* Given data:

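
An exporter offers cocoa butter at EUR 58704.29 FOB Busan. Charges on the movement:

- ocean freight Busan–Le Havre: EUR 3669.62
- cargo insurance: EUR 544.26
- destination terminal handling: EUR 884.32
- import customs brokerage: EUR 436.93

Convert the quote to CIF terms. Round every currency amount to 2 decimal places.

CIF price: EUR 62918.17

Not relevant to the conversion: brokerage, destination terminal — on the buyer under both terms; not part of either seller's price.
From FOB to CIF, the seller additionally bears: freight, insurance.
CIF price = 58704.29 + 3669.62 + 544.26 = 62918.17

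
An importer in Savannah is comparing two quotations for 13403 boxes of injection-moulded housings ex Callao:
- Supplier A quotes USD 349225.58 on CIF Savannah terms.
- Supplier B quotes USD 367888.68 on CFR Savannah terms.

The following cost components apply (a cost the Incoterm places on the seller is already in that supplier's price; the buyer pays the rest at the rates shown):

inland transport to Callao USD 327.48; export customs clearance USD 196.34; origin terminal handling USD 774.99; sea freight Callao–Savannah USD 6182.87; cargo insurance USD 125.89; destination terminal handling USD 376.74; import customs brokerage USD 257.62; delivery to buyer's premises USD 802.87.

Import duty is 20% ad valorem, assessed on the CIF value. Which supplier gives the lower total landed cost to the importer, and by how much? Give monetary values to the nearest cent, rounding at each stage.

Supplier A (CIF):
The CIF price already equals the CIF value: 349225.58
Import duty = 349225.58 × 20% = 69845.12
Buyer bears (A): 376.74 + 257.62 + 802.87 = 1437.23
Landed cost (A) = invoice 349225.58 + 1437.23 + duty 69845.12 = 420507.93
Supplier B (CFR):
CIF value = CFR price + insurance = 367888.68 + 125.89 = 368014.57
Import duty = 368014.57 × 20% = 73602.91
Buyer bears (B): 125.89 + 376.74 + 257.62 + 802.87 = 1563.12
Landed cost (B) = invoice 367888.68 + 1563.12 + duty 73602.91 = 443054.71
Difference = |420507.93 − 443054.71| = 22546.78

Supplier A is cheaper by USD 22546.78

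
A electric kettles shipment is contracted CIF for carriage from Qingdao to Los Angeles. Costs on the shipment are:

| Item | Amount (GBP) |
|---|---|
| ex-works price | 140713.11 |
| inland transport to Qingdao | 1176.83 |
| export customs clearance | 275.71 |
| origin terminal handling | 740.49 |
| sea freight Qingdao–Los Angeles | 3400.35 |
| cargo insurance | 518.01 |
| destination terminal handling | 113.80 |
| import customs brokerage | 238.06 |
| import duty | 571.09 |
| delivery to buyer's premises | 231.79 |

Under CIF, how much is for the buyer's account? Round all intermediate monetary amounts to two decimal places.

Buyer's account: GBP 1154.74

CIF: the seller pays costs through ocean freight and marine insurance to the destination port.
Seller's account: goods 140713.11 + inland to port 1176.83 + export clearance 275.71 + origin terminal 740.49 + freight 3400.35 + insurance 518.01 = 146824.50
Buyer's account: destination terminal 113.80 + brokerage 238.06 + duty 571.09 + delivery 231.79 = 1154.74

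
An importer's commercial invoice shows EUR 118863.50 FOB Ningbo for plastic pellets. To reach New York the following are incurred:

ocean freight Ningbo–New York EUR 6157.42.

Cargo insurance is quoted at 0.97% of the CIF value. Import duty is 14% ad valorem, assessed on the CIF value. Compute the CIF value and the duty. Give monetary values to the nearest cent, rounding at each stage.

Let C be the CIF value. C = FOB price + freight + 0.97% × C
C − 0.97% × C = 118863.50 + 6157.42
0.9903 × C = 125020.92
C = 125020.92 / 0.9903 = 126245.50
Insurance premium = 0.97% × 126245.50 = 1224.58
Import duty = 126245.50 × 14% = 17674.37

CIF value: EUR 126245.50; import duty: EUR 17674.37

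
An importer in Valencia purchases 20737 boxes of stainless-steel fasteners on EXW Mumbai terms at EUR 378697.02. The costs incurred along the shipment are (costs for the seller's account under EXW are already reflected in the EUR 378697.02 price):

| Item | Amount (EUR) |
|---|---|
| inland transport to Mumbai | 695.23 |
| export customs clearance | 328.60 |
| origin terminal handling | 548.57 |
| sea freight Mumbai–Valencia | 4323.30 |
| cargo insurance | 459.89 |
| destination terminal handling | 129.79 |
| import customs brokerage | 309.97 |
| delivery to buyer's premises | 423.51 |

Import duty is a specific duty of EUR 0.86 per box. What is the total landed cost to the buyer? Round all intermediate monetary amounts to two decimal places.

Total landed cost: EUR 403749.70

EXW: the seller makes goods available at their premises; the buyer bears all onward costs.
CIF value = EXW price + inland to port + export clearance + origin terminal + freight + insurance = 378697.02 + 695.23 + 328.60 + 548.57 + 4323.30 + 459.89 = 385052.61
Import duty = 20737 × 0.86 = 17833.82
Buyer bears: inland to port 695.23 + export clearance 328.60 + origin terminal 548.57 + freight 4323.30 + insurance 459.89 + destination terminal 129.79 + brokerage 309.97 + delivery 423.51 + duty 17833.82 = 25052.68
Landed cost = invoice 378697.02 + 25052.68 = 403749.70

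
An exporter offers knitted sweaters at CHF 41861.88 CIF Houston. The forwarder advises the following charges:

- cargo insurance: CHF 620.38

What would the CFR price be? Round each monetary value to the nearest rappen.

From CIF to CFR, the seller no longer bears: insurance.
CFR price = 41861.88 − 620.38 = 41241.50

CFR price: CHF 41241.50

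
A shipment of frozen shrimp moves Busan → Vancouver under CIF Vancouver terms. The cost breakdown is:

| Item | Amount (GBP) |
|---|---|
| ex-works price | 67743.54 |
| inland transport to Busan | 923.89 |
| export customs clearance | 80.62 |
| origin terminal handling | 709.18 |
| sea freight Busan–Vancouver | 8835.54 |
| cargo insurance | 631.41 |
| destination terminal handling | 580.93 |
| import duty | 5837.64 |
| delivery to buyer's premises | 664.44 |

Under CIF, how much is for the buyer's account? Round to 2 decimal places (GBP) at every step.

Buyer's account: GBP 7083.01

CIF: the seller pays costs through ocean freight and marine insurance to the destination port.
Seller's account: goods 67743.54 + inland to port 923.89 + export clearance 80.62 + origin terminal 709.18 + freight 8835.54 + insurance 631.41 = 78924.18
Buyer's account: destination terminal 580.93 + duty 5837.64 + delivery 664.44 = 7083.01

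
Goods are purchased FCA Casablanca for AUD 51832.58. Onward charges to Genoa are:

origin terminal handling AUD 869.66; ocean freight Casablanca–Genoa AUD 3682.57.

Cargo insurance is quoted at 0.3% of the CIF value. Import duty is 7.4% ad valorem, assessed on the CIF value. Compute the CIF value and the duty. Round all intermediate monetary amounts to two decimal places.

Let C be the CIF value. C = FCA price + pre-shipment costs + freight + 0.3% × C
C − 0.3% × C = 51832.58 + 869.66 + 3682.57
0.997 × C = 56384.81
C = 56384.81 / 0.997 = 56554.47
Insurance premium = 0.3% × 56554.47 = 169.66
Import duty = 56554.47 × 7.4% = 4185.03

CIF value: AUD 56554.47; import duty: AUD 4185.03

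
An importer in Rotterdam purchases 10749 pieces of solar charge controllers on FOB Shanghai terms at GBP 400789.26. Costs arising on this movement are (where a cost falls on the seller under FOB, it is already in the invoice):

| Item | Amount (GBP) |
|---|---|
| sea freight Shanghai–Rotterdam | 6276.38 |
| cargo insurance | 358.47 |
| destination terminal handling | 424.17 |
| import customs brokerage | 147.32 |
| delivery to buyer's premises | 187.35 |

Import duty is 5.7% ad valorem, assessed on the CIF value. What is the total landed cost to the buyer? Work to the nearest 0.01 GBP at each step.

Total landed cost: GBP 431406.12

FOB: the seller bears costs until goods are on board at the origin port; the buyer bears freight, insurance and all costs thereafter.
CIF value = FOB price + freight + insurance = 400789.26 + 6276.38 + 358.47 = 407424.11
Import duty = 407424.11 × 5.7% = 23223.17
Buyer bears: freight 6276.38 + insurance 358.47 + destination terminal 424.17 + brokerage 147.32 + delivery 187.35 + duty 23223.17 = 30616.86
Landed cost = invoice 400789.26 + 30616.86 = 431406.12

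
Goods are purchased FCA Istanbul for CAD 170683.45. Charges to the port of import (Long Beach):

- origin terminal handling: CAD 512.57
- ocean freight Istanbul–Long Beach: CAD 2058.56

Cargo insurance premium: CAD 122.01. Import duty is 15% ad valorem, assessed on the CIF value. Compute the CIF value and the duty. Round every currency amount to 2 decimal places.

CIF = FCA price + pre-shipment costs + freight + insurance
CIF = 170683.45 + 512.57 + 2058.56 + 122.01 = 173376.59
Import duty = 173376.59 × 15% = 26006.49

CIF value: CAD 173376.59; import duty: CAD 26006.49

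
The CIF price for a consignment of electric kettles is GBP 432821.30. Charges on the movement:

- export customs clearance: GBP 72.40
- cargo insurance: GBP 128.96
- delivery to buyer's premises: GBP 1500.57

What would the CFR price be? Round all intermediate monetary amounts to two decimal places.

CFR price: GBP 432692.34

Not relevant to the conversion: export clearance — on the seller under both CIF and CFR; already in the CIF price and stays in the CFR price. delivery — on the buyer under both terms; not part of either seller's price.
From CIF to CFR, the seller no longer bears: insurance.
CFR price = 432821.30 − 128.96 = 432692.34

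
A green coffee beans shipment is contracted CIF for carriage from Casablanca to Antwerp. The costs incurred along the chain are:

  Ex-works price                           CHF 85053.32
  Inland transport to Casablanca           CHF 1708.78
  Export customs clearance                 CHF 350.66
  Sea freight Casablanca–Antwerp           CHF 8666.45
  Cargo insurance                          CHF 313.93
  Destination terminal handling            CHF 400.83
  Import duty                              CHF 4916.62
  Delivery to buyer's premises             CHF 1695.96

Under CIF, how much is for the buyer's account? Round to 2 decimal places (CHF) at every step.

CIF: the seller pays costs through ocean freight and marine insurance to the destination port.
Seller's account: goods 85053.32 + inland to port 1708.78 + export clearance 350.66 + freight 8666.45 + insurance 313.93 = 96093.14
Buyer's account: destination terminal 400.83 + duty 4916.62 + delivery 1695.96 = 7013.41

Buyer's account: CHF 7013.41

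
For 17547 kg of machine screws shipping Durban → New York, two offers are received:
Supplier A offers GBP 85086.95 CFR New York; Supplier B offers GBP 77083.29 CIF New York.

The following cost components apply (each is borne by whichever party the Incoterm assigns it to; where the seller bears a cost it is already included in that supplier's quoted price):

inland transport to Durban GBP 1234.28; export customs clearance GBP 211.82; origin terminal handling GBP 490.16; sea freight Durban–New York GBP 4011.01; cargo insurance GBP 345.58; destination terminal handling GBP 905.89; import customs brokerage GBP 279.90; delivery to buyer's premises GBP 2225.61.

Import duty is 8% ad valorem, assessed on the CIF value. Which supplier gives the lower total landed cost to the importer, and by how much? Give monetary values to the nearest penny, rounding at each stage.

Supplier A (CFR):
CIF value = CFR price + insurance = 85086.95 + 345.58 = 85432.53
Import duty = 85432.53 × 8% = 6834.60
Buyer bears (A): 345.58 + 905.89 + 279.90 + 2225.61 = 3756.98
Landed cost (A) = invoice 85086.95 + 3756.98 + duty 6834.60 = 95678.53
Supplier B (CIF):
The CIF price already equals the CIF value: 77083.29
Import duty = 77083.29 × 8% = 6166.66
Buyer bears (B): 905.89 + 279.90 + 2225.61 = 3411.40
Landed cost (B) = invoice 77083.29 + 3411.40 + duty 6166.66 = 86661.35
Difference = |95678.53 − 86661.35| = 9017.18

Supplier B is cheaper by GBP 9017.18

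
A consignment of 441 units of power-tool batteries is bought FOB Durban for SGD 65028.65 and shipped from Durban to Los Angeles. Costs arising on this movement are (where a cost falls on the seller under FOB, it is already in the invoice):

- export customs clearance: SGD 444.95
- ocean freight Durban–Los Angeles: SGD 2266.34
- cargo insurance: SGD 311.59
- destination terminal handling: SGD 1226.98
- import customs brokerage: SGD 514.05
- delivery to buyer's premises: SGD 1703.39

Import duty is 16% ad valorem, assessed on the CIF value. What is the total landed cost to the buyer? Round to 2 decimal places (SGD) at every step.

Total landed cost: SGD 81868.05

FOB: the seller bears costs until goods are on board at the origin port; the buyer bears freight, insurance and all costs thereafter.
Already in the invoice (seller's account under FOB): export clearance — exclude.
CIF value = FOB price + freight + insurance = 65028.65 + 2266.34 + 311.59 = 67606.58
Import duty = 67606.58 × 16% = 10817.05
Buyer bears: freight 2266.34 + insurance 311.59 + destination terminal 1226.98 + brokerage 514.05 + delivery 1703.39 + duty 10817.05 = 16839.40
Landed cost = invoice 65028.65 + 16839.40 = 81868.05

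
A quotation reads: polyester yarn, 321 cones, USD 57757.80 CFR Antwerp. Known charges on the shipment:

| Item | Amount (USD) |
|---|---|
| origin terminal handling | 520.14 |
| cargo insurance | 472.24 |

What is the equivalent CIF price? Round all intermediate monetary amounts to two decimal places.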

* What is needed: Work out the number of lines in this listing that include the word "works". Reply with that number only.

* Answer for this exercise: 3